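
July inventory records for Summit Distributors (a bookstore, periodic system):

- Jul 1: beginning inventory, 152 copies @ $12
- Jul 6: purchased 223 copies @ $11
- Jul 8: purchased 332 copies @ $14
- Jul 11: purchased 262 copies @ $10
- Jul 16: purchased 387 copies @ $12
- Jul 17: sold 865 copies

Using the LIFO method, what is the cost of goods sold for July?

COGS = $10,288

Jul 17, 865 sold [LIFO — newest first]: 387 @ $12 + 262 @ $10 + 216 @ $14 = $10,288
Ending inventory: 152 @ $12 + 223 @ $11 + 116 @ $14 = $5,901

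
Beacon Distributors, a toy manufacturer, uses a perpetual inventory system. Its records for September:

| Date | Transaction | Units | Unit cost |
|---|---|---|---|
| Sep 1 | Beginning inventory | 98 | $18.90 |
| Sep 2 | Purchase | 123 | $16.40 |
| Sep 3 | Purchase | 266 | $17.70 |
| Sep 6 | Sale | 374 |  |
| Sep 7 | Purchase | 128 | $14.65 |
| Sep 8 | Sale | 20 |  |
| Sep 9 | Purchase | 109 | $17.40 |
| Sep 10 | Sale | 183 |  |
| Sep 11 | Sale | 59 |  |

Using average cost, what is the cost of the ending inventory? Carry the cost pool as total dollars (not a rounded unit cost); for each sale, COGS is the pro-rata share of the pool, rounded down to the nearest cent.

After Sep 1: 98 on hand, pool $1,852.20 (≈ $18.9000 each)
After Sep 2: 221 on hand, pool $3,869.40 (≈ $17.5086 each)
After Sep 3: 487 on hand, pool $8,577.60 (≈ $17.6131 each)
Sep 6, sell 374: 374/487 × $8,577.60 → $6,587.31
After Sep 7: 241 on hand, pool $3,865.49 (≈ $16.0394 each)
Sep 8, sell 20: 20/241 × $3,865.49 → $320.78
After Sep 9: 330 on hand, pool $5,441.31 (≈ $16.4888 each)
Sep 10, sell 183: 183/330 × $5,441.31 → $3,017.45
Sep 11, sell 59: 59/147 × $2,423.86 → $972.84
Total COGS = $6,587.31 + $320.78 + $3,017.45 + $972.84 = $10,898.38
Ending inventory (cost pool remaining) = $1,451.02

Ending inventory = $1,451.02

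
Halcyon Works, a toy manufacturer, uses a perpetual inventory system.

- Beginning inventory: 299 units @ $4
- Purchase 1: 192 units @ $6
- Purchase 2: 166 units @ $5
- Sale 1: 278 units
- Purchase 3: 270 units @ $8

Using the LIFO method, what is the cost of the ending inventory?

Sale 1 (278) [LIFO — newest first]: 166 @ $5 + 112 @ $6 = $1,502
Ending inventory: 299 @ $4 + 80 @ $6 + 270 @ $8 = $3,836
Check: goods available $5,338 = COGS $1,502 + ending $3,836

Ending inventory = $3,836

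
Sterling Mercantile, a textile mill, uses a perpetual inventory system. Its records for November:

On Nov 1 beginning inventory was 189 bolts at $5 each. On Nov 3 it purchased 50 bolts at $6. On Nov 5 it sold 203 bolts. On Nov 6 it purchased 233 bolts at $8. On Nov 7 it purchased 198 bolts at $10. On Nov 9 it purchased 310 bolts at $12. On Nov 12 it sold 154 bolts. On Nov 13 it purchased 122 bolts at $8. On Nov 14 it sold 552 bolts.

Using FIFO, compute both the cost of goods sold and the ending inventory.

COGS = $7,957; ending inventory = $1,828

Nov 5, 203 sold [FIFO — oldest first]: 189 @ $5 + 14 @ $6 = $1,029
Nov 12, 154 sold [FIFO — oldest first]: 36 @ $6 + 118 @ $8 = $1,160
Nov 14, 552 sold [FIFO — oldest first]: 115 @ $8 + 198 @ $10 + 239 @ $12 = $5,768
Total COGS = $1,029 + $1,160 + $5,768 = $7,957
Ending inventory: 71 @ $12 + 122 @ $8 = $1,828
Check: goods available $9,785 = COGS $7,957 + ending $1,828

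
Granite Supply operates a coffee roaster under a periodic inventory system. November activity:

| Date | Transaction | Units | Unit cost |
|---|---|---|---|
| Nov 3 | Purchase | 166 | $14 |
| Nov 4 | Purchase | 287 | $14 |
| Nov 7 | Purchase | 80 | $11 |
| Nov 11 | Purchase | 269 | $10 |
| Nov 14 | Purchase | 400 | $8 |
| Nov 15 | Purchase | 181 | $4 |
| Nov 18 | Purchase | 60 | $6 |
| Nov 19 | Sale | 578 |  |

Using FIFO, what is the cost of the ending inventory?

Ending inventory = $6,524

Nov 19, 578 sold [FIFO — oldest first]: 166 @ $14 + 287 @ $14 + 80 @ $11 + 45 @ $10 = $7,672
Ending inventory: 224 @ $10 + 400 @ $8 + 181 @ $4 + 60 @ $6 = $6,524
Check: goods available $14,196 = COGS $7,672 + ending $6,524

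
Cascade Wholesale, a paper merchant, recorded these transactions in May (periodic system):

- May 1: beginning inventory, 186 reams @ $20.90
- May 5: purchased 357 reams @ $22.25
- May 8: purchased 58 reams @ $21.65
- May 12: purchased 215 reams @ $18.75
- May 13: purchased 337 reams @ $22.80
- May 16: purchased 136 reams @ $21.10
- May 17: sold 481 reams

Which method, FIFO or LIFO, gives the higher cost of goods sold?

LIFO

FIFO COGS: 186 @ $20.90 + 295 @ $22.25 = $10,451.15
LIFO COGS: 136 @ $21.10 + 337 @ $22.80 + 8 @ $18.75 = $10,703.20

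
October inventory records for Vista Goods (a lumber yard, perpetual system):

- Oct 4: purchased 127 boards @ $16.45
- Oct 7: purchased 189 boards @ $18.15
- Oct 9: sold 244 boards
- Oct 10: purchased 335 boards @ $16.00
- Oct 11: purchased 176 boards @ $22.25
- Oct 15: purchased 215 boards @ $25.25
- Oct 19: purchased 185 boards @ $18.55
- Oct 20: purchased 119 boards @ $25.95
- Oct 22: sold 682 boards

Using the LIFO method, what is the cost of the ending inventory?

Ending inventory = $6,833.65

Oct 9, 244 sold [LIFO — newest first]: 189 @ $18.15 + 55 @ $16.45 = $4,335.10
Oct 22, 682 sold [LIFO — newest first]: 119 @ $25.95 + 185 @ $18.55 + 215 @ $25.25 + 163 @ $22.25 = $15,575.30
Total COGS = $4,335.10 + $15,575.30 = $19,910.40
Ending inventory: 72 @ $16.45 + 335 @ $16.00 + 13 @ $22.25 = $6,833.65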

----

■ Task description
What you write must match the records above exactly, line for line.

■ Solution for this exercise
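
July inventory records for Summit Distributors (a bookstore, periodic system):

- Jul 1: beginning inventory, 152 copies @ $12
- Jul 6: purchased 223 copies @ $11
- Jul 8: purchased 332 copies @ $14
- Jul 11: purchased 262 copies @ $10
- Jul 16: purchased 387 copies @ $12
- Jul 17: sold 865 copies

Using the LIFO method, what is the cost of goods sold for July?

COGS = $10,288

Jul 17, 865 sold [LIFO — newest first]: 387 @ $12 + 262 @ $10 + 216 @ $14 = $10,288
Ending inventory: 152 @ $12 + 223 @ $11 + 116 @ $14 = $5,901

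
Beacon Distributors, a toy manufacturer, uses a perpetual inventory system. Its records for September:

| Date | Transaction | Units | Unit cost |
|---|---|---|---|
| Sep 1 | Beginning inventory | 98 | $18.90 |
| Sep 2 | Purchase | 123 | $16.40 |
| Sep 3 | Purchase | 266 | $17.70 |
| Sep 6 | Sale | 374 |  |
| Sep 7 | Purchase | 128 | $14.65 |
| Sep 8 | Sale | 20 |  |
| Sep 9 | Purchase | 109 | $17.40 |
| Sep 10 | Sale | 183 |  |
| Sep 11 | Sale | 59 |  |

Using average cost, what is the cost of the ending inventory? Carry the cost pool as total dollars (not a rounded unit cost); for each sale, COGS is the pro-rata share of the pool, rounded down to the nearest cent.

After Sep 1: 98 on hand, pool $1,852.20 (≈ $18.9000 each)
After Sep 2: 221 on hand, pool $3,869.40 (≈ $17.5086 each)
After Sep 3: 487 on hand, pool $8,577.60 (≈ $17.6131 each)
Sep 6, sell 374: 374/487 × $8,577.60 → $6,587.31
After Sep 7: 241 on hand, pool $3,865.49 (≈ $16.0394 each)
Sep 8, sell 20: 20/241 × $3,865.49 → $320.78
After Sep 9: 330 on hand, pool $5,441.31 (≈ $16.4888 each)
Sep 10, sell 183: 183/330 × $5,441.31 → $3,017.45
Sep 11, sell 59: 59/147 × $2,423.86 → $972.84
Total COGS = $6,587.31 + $320.78 + $3,017.45 + $972.84 = $10,898.38
Ending inventory (cost pool remaining) = $1,451.02

Ending inventory = $1,451.02

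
Halcyon Works, a toy manufacturer, uses a perpetual inventory system.

- Beginning inventory: 299 units @ $4
- Purchase 1: 192 units @ $6
- Purchase 2: 166 units @ $5
- Sale 1: 278 units
- Purchase 3: 270 units @ $8

Using the LIFO method, what is the cost of the ending inventory?

Sale 1 (278) [LIFO — newest first]: 166 @ $5 + 112 @ $6 = $1,502
Ending inventory: 299 @ $4 + 80 @ $6 + 270 @ $8 = $3,836
Check: goods available $5,338 = COGS $1,502 + ending $3,836

Ending inventory = $3,836

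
Sterling Mercantile, a textile mill, uses a perpetual inventory system. Its records for November:

On Nov 1 beginning inventory was 189 bolts at $5 each. On Nov 3 it purchased 50 bolts at $6. On Nov 5 it sold 203 bolts. On Nov 6 it purchased 233 bolts at $8. On Nov 7 it purchased 198 bolts at $10. On Nov 9 it purchased 310 bolts at $12. On Nov 12 it sold 154 bolts. On Nov 13 it purchased 122 bolts at $8. On Nov 14 it sold 552 bolts.

Using FIFO, compute both the cost of goods sold and the ending inventory.

COGS = $7,957; ending inventory = $1,828

Nov 5, 203 sold [FIFO — oldest first]: 189 @ $5 + 14 @ $6 = $1,029
Nov 12, 154 sold [FIFO — oldest first]: 36 @ $6 + 118 @ $8 = $1,160
Nov 14, 552 sold [FIFO — oldest first]: 115 @ $8 + 198 @ $10 + 239 @ $12 = $5,768
Total COGS = $1,029 + $1,160 + $5,768 = $7,957
Ending inventory: 71 @ $12 + 122 @ $8 = $1,828
Check: goods available $9,785 = COGS $7,957 + ending $1,828

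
Granite Supply operates a coffee roaster under a periodic inventory system. November activity:

| Date | Transaction | Units | Unit cost |
|---|---|---|---|
| Nov 3 | Purchase | 166 | $14 |
| Nov 4 | Purchase | 287 | $14 |
| Nov 7 | Purchase | 80 | $11 |
| Nov 11 | Purchase | 269 | $10 |
| Nov 14 | Purchase | 400 | $8 |
| Nov 15 | Purchase | 181 | $4 |
| Nov 18 | Purchase | 60 | $6 |
| Nov 19 | Sale | 578 |  |

Using FIFO, what is the cost of the ending inventory?

Ending inventory = $6,524

Nov 19, 578 sold [FIFO — oldest first]: 166 @ $14 + 287 @ $14 + 80 @ $11 + 45 @ $10 = $7,672
Ending inventory: 224 @ $10 + 400 @ $8 + 181 @ $4 + 60 @ $6 = $6,524
Check: goods available $14,196 = COGS $7,672 + ending $6,524

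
Cascade Wholesale, a paper merchant, recorded these transactions in May (periodic system):

- May 1: beginning inventory, 186 reams @ $20.90
- May 5: purchased 357 reams @ $22.25
- May 8: purchased 58 reams @ $21.65
- May 12: purchased 215 reams @ $18.75
- May 13: purchased 337 reams @ $22.80
- May 16: purchased 136 reams @ $21.10
- May 17: sold 481 reams

Which method, FIFO or LIFO, gives the higher cost of goods sold?

LIFO

FIFO COGS: 186 @ $20.90 + 295 @ $22.25 = $10,451.15
LIFO COGS: 136 @ $21.10 + 337 @ $22.80 + 8 @ $18.75 = $10,703.20

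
October inventory records for Vista Goods (a lumber yard, perpetual system):

- Oct 4: purchased 127 boards @ $16.45
- Oct 7: purchased 189 boards @ $18.15
- Oct 9: sold 244 boards
- Oct 10: purchased 335 boards @ $16.00
- Oct 11: purchased 176 boards @ $22.25
- Oct 15: purchased 215 boards @ $25.25
- Oct 19: purchased 185 boards @ $18.55
- Oct 20: purchased 119 boards @ $25.95
- Oct 22: sold 682 boards

Using the LIFO method, what is the cost of the ending inventory?

Ending inventory = $6,833.65

Oct 9, 244 sold [LIFO — newest first]: 189 @ $18.15 + 55 @ $16.45 = $4,335.10
Oct 22, 682 sold [LIFO — newest first]: 119 @ $25.95 + 185 @ $18.55 + 215 @ $25.25 + 163 @ $22.25 = $15,575.30
Total COGS = $4,335.10 + $15,575.30 = $19,910.40
Ending inventory: 72 @ $16.45 + 335 @ $16.00 + 13 @ $22.25 = $6,833.65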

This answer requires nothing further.